**TASK DIRECTIONS**. All lines from the one with "Consider a perfectly" to the end of the data: return those exactly, and only those.

=== Begin Enclosure ===

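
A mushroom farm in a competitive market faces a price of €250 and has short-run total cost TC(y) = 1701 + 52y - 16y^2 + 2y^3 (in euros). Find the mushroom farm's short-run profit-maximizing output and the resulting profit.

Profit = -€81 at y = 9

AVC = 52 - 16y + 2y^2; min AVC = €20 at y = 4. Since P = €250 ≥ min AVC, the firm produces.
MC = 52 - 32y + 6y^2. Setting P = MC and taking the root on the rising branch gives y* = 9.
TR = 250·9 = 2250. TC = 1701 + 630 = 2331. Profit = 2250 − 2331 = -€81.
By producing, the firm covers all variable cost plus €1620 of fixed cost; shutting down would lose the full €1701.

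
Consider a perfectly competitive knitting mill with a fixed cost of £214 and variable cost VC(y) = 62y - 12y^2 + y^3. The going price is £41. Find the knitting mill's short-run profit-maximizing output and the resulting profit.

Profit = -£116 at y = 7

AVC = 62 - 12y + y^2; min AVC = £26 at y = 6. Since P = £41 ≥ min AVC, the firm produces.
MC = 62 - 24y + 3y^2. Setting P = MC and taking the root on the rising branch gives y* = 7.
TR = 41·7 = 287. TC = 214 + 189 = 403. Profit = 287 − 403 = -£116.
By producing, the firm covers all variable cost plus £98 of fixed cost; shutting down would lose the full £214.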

=== End Enclosure ===

**TASK RESPONSE**.
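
Consider a perfectly competitive knitting mill with a fixed cost of £214 and variable cost VC(y) = 62y - 12y^2 + y^3. The going price is £41. Find the knitting mill's short-run profit-maximizing output and the resulting profit.

Profit = -£116 at y = 7

AVC = 62 - 12y + y^2; min AVC = £26 at y = 6. Since P = £41 ≥ min AVC, the firm produces.
MC = 62 - 24y + 3y^2. Setting P = MC and taking the root on the rising branch gives y* = 7.
TR = 41·7 = 287. TC = 214 + 189 = 403. Profit = 287 − 403 = -£116.
By producing, the firm covers all variable cost plus £98 of fixed cost; shutting down would lose the full £214.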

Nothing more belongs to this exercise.